■ EXERCISE PROMPT ■
Line by line, check the data for the string "these" and state how many lines have it, nothing more.

■ EXCERPTED RECORDS ■
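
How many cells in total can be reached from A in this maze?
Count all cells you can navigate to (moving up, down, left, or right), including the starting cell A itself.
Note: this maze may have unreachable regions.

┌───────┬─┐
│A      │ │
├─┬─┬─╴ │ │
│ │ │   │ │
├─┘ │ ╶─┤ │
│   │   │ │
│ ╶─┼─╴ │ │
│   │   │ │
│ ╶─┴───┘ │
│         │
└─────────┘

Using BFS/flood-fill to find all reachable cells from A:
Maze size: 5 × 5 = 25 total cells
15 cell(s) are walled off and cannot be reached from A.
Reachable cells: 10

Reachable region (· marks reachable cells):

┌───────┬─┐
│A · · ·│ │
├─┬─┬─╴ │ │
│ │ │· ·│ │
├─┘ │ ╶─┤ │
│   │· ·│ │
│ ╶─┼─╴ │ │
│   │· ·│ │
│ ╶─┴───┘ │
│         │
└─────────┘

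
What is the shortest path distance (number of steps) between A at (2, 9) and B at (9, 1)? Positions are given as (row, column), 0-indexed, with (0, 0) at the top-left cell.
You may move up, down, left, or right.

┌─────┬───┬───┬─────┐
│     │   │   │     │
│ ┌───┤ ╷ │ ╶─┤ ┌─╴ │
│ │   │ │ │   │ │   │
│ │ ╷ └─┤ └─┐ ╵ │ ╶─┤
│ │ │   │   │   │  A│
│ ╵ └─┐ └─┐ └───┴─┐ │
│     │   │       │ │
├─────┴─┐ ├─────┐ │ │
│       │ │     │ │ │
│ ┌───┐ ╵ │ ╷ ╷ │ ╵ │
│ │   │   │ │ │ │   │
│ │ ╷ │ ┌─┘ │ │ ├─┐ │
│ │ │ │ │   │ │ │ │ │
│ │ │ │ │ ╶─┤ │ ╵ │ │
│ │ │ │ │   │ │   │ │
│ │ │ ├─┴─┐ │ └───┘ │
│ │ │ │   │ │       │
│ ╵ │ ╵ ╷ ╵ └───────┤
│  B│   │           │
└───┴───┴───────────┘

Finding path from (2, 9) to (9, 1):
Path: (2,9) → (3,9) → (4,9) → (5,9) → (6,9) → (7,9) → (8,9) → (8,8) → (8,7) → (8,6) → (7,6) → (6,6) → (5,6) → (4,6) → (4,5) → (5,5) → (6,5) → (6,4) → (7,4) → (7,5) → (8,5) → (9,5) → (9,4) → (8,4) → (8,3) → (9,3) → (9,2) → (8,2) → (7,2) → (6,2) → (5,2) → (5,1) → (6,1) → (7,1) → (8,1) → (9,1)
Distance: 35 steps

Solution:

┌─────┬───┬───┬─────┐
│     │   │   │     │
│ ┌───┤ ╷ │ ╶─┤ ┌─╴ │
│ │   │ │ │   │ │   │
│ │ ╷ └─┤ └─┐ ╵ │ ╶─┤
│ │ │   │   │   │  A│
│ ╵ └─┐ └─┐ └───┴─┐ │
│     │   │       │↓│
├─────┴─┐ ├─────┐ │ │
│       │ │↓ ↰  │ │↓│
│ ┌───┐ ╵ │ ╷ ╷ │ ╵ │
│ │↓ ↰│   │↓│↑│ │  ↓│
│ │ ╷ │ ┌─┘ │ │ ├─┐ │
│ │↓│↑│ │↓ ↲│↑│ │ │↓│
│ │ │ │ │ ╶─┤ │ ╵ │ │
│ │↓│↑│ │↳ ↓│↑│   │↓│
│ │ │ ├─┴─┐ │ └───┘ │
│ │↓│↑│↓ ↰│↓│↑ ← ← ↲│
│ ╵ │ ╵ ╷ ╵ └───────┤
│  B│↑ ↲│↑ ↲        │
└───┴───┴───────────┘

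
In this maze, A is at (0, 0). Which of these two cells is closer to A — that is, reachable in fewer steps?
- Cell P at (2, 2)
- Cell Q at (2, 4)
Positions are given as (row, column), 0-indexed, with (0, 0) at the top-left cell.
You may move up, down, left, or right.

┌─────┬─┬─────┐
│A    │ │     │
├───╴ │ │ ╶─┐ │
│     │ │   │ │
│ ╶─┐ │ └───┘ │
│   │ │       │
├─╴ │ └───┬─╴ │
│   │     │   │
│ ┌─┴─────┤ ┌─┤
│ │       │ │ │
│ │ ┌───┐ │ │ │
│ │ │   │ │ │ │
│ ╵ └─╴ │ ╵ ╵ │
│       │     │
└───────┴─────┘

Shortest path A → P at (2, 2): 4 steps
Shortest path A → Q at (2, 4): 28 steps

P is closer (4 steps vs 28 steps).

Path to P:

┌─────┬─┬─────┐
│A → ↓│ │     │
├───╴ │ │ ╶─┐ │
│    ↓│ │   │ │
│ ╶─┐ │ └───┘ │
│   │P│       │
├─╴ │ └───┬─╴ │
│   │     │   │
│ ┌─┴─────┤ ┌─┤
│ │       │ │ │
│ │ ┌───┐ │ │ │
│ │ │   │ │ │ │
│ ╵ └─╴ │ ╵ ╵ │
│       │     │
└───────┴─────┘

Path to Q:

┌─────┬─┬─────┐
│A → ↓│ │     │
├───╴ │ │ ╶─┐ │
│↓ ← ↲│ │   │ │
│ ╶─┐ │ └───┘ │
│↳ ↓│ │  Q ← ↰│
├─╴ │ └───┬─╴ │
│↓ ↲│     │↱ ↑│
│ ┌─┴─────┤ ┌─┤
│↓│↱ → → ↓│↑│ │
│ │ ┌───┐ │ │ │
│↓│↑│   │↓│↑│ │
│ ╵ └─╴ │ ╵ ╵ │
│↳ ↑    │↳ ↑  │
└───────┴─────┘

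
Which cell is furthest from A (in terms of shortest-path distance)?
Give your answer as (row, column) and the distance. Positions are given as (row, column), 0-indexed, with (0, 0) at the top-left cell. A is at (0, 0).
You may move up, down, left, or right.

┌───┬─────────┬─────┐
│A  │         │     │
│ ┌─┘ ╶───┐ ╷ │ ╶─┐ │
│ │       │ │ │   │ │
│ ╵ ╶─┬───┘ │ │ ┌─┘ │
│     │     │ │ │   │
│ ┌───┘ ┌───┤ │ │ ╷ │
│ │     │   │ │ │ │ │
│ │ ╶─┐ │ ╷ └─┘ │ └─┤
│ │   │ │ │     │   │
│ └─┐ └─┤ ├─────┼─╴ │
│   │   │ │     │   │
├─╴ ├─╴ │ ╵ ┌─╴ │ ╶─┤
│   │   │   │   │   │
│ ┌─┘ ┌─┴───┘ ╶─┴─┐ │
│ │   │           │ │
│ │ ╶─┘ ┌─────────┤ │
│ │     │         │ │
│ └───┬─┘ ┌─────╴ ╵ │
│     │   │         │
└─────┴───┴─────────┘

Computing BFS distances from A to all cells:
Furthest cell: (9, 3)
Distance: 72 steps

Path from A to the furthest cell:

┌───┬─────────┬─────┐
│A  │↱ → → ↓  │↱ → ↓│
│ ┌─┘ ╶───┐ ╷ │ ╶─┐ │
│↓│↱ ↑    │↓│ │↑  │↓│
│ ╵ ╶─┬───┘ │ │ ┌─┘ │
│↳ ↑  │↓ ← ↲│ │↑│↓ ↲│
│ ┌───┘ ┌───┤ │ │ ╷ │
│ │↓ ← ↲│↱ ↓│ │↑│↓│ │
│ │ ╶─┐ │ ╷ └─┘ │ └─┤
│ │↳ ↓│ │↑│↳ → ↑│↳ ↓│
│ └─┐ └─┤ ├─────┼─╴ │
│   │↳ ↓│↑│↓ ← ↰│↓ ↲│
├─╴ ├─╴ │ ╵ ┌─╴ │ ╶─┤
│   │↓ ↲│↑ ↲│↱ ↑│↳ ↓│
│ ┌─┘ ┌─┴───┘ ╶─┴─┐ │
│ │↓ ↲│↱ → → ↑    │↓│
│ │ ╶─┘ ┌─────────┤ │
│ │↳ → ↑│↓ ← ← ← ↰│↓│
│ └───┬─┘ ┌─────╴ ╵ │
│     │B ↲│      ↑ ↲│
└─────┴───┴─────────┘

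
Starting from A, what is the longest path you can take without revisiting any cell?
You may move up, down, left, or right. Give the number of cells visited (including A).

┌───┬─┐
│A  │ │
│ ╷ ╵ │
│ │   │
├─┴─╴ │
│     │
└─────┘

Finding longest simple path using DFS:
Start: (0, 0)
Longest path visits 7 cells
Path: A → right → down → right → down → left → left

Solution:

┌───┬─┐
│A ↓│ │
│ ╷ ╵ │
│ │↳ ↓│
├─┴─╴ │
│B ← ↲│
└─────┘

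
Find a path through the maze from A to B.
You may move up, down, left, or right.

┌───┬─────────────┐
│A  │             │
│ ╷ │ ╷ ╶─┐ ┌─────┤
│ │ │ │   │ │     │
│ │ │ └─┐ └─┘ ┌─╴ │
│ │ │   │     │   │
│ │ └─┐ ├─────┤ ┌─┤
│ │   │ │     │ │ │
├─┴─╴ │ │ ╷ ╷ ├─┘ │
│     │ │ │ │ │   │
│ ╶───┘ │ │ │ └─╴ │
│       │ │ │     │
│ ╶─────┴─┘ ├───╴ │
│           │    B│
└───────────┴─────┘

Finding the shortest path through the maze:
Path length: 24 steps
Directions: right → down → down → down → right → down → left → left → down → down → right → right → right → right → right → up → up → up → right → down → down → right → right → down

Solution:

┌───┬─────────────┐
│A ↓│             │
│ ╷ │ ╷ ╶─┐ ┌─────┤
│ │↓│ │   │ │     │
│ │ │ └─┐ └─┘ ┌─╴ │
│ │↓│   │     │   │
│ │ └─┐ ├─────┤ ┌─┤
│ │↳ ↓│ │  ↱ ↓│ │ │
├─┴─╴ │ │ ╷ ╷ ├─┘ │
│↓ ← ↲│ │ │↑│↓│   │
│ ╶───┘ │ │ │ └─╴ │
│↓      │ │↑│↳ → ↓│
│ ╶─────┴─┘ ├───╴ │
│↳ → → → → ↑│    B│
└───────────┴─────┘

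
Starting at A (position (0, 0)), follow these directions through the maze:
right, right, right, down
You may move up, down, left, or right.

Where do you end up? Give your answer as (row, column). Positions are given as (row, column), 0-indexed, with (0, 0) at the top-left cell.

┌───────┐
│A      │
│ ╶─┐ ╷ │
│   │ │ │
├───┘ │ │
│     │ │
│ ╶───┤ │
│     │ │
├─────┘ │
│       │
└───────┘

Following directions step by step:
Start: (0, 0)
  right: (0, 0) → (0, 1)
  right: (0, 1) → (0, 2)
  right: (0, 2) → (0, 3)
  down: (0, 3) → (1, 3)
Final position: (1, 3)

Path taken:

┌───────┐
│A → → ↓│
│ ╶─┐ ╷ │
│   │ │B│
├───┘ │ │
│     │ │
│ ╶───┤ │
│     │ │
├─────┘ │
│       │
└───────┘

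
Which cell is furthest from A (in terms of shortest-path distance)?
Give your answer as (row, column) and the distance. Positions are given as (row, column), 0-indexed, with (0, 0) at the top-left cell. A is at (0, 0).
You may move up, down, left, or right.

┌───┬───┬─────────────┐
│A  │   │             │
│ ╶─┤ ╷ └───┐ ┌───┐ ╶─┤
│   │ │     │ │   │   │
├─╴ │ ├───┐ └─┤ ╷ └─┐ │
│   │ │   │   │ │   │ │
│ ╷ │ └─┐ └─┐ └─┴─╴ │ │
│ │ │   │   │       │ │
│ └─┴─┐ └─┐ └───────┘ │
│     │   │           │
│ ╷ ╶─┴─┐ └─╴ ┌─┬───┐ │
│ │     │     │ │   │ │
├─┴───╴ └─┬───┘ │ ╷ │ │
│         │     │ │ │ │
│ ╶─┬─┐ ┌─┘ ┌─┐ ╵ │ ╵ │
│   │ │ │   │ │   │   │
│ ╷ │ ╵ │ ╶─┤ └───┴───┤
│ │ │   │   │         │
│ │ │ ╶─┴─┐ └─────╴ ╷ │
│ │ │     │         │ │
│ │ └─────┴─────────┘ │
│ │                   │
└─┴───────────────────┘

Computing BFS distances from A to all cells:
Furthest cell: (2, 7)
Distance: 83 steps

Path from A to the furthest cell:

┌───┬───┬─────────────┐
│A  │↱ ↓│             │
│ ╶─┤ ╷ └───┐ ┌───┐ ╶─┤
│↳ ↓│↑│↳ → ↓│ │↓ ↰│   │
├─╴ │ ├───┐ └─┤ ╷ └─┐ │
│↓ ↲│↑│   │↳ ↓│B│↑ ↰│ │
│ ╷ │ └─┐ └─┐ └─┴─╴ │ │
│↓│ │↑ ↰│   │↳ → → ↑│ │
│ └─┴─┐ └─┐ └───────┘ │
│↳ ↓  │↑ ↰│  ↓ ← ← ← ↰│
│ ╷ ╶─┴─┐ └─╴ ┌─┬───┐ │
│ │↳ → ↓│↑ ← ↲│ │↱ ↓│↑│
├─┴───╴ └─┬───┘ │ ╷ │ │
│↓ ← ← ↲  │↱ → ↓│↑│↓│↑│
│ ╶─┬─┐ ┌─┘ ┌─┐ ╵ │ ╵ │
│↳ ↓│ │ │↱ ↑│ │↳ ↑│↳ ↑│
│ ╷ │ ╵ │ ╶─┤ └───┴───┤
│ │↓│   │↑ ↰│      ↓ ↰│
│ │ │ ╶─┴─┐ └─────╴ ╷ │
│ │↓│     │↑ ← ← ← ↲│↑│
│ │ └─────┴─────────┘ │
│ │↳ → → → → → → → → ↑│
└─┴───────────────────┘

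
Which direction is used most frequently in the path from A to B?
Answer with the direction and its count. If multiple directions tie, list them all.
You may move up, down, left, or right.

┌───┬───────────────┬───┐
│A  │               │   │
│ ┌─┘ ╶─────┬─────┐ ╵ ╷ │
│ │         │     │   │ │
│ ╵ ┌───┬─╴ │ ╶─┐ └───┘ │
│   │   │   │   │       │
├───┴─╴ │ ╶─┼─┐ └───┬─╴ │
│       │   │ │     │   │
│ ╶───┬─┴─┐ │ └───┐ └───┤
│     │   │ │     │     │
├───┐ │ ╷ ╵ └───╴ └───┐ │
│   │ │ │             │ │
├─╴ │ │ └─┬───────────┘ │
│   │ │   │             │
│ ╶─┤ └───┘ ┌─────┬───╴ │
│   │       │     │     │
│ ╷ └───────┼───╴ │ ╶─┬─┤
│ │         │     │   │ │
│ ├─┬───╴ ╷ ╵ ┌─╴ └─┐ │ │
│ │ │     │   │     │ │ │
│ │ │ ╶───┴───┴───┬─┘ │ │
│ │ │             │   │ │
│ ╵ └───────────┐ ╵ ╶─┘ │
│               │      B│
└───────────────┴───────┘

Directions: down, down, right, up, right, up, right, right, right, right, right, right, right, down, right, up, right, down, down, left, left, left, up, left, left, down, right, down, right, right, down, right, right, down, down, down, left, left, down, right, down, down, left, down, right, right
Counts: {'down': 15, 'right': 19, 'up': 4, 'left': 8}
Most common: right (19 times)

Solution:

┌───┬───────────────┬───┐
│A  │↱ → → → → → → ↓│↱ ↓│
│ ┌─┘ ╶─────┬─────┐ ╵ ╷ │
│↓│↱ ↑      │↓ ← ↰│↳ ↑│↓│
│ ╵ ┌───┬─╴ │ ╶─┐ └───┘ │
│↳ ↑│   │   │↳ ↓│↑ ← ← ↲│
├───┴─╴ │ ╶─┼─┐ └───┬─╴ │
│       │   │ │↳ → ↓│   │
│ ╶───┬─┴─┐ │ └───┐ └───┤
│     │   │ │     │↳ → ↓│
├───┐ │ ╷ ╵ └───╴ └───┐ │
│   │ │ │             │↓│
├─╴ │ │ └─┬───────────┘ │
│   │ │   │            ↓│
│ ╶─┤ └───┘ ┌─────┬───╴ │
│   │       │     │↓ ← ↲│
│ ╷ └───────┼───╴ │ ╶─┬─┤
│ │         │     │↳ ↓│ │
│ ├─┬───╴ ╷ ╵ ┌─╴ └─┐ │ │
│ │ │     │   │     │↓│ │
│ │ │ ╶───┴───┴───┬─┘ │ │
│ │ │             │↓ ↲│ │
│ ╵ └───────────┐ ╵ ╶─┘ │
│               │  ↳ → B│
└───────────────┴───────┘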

■ RESPONSE ■
2